ABOUT THIS TASK>
A faithful copy is needed. Set down all of the data below exactly.

GIVEN DATA>
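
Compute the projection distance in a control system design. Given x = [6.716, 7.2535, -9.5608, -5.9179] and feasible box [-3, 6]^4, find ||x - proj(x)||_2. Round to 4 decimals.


Project each component onto [-3, 6].
clip(6.716) = 6.0, clip(7.2535) = 6.0, clip(-9.5608) = -3.0, clip(-5.9179) = -3.0
Projection = [6.0, 6.0, -3.0, -3.0]
Squared diffs: [0.5127, 1.5713, 43.0441, 8.5141]
Distance = sqrt(53.6422) = 7.3241


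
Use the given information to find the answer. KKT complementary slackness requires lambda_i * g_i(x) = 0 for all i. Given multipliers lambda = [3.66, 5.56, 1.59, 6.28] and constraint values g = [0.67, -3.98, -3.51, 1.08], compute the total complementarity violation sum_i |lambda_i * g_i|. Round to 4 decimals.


KKT complementary slackness check:
lambda_1 * g_1 = 3.66 * 0.67 = 2.4522
lambda_2 * g_2 = 5.56 * -3.98 = -22.1288
lambda_3 * g_3 = 1.59 * -3.51 = -5.5809
lambda_4 * g_4 = 6.28 * 1.08 = 6.7824
Total violation = 2.4522 + 22.1288 + 5.5809 + 6.7824 = 36.9443


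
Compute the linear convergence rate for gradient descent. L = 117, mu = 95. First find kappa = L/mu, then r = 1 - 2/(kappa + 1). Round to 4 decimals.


Step 1: Compute the condition number.
kappa = L/mu = 117/95 = 1.2316
Step 2: Compute the convergence rate.
r = 1 - 2/(kappa + 1) = 1 - 2*mu/(L + mu) = (L - mu)/(L + mu) = 22/212 = 0.1038


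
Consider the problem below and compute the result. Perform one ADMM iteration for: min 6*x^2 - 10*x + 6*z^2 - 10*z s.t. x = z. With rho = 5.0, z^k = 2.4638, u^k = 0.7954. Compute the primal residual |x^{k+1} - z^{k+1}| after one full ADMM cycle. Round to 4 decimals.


ADMM iteration with rho = 5.0, z^k = 2.4638, u^k = 0.7954
Step 1: x-update.
Minimize 6*x^2 - 10*x + (5.0/2)*(x - 2.4638 + 0.7954)^2
FOC: (2*6 + 5.0)*x = 10 + 5.0*(2.4638 - 0.7954)
x^{k+1} = 1.0789
Step 2: z-update.
Minimize 6*z^2 - 10*z + (5.0/2)*(1.0789 - z + 0.7954)^2
FOC: (2*6 + 5.0)*z = 10 + 5.0*(1.0789 + 0.7954)
z^{k+1} = 1.1395
Step 3: u-update.
u^{k+1} = 0.7954 + 1.0789 - 1.1395 = 0.7348
Step 4: Primal residual = |1.0789 - 1.1395| = 0.0606


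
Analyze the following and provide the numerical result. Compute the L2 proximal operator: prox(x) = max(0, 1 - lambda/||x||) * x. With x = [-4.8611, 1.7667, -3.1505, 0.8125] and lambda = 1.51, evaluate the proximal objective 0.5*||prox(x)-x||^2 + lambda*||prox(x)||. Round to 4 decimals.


Step 1: Compute ||x||.
||x|| = 6.1104
Step 2: Compute scaling factor.
scale = max(0, 1 - 1.51/6.1104) = 0.7529
Step 3: prox(x) = [-3.6598, 1.3301, -2.372, 0.6117]
||prox(x)|| = 4.6004
Step 4: Proximal objective.
0.5*||prox-x||^2 = 1.1401
lambda*||prox|| = 6.9466
Total = 8.0867


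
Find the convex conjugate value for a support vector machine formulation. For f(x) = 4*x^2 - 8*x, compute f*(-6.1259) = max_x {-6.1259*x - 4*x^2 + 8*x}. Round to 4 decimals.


f*(y) = sup_x {y*x - a*x^2 - b*x} = sup_x {(y-b)*x - a*x^2}
FOC: (y - b) - 2a*x = 0 => x* = (y - b)/(2a)
x* = (-6.1259 + 8)/(2*4) = 0.2343
f*(-6.1259) = (y-b)^2/(4a) = (-6.1259 + 8)^2/(4*4)
= 3.5123/16 = 0.2195


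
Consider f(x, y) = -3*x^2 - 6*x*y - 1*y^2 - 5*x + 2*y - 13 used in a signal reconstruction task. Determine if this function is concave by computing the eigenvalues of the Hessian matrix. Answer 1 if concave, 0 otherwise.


The Hessian of f(x,y) = -3*x^2 - 6*x*y - 1*y^2 - 5*x + 2*y - 13 is:
H = [[-6, -6], [-6, -2]]
Trace = -6 - 2 = -8
Determinant = -6*-2 - (-6)^2 = -24
Discriminant = (-8)^2 - 4*-24 = 160.0
Eigenvalues: lambda_1 = -10.3246, lambda_2 = 2.3246
The function is not concave.

0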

TASK ANSWER>
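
Compute the projection distance in a control system design. Given x = [6.716, 7.2535, -9.5608, -5.9179] and feasible box [-3, 6]^4, find ||x - proj(x)||_2. Round to 4 decimals.


Project each component onto [-3, 6].
clip(6.716) = 6.0, clip(7.2535) = 6.0, clip(-9.5608) = -3.0, clip(-5.9179) = -3.0
Projection = [6.0, 6.0, -3.0, -3.0]
Squared diffs: [0.5127, 1.5713, 43.0441, 8.5141]
Distance = sqrt(53.6422) = 7.3241


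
Use the given information to find the answer. KKT complementary slackness requires lambda_i * g_i(x) = 0 for all i. Given multipliers lambda = [3.66, 5.56, 1.59, 6.28] and constraint values g = [0.67, -3.98, -3.51, 1.08], compute the total complementarity violation sum_i |lambda_i * g_i|. Round to 4 decimals.


KKT complementary slackness check:
lambda_1 * g_1 = 3.66 * 0.67 = 2.4522
lambda_2 * g_2 = 5.56 * -3.98 = -22.1288
lambda_3 * g_3 = 1.59 * -3.51 = -5.5809
lambda_4 * g_4 = 6.28 * 1.08 = 6.7824
Total violation = 2.4522 + 22.1288 + 5.5809 + 6.7824 = 36.9443


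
Compute the linear convergence rate for gradient descent. L = 117, mu = 95. First find kappa = L/mu, then r = 1 - 2/(kappa + 1). Round to 4 decimals.


Step 1: Compute the condition number.
kappa = L/mu = 117/95 = 1.2316
Step 2: Compute the convergence rate.
r = 1 - 2/(kappa + 1) = 1 - 2*mu/(L + mu) = (L - mu)/(L + mu) = 22/212 = 0.1038


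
Consider the problem below and compute the result. Perform one ADMM iteration for: min 6*x^2 - 10*x + 6*z^2 - 10*z s.t. x = z. With rho = 5.0, z^k = 2.4638, u^k = 0.7954. Compute the primal residual |x^{k+1} - z^{k+1}| after one full ADMM cycle. Round to 4 decimals.


ADMM iteration with rho = 5.0, z^k = 2.4638, u^k = 0.7954
Step 1: x-update.
Minimize 6*x^2 - 10*x + (5.0/2)*(x - 2.4638 + 0.7954)^2
FOC: (2*6 + 5.0)*x = 10 + 5.0*(2.4638 - 0.7954)
x^{k+1} = 1.0789
Step 2: z-update.
Minimize 6*z^2 - 10*z + (5.0/2)*(1.0789 - z + 0.7954)^2
FOC: (2*6 + 5.0)*z = 10 + 5.0*(1.0789 + 0.7954)
z^{k+1} = 1.1395
Step 3: u-update.
u^{k+1} = 0.7954 + 1.0789 - 1.1395 = 0.7348
Step 4: Primal residual = |1.0789 - 1.1395| = 0.0606


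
Analyze the following and provide the numerical result. Compute the L2 proximal operator: prox(x) = max(0, 1 - lambda/||x||) * x. With x = [-4.8611, 1.7667, -3.1505, 0.8125] and lambda = 1.51, evaluate the proximal objective 0.5*||prox(x)-x||^2 + lambda*||prox(x)||. Round to 4 decimals.


Step 1: Compute ||x||.
||x|| = 6.1104
Step 2: Compute scaling factor.
scale = max(0, 1 - 1.51/6.1104) = 0.7529
Step 3: prox(x) = [-3.6598, 1.3301, -2.372, 0.6117]
||prox(x)|| = 4.6004
Step 4: Proximal objective.
0.5*||prox-x||^2 = 1.1401
lambda*||prox|| = 6.9466
Total = 8.0867


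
Find the convex conjugate value for a support vector machine formulation. For f(x) = 4*x^2 - 8*x, compute f*(-6.1259) = max_x {-6.1259*x - 4*x^2 + 8*x}. Round to 4 decimals.


f*(y) = sup_x {y*x - a*x^2 - b*x} = sup_x {(y-b)*x - a*x^2}
FOC: (y - b) - 2a*x = 0 => x* = (y - b)/(2a)
x* = (-6.1259 + 8)/(2*4) = 0.2343
f*(-6.1259) = (y-b)^2/(4a) = (-6.1259 + 8)^2/(4*4)
= 3.5123/16 = 0.2195


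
Consider f(x, y) = -3*x^2 - 6*x*y - 1*y^2 - 5*x + 2*y - 13 used in a signal reconstruction task. Determine if this function is concave by computing the eigenvalues of the Hessian matrix. Answer 1 if concave, 0 otherwise.


The Hessian of f(x,y) = -3*x^2 - 6*x*y - 1*y^2 - 5*x + 2*y - 13 is:
H = [[-6, -6], [-6, -2]]
Trace = -6 - 2 = -8
Determinant = -6*-2 - (-6)^2 = -24
Discriminant = (-8)^2 - 4*-24 = 160.0
Eigenvalues: lambda_1 = -10.3246, lambda_2 = 2.3246
The function is not concave.

0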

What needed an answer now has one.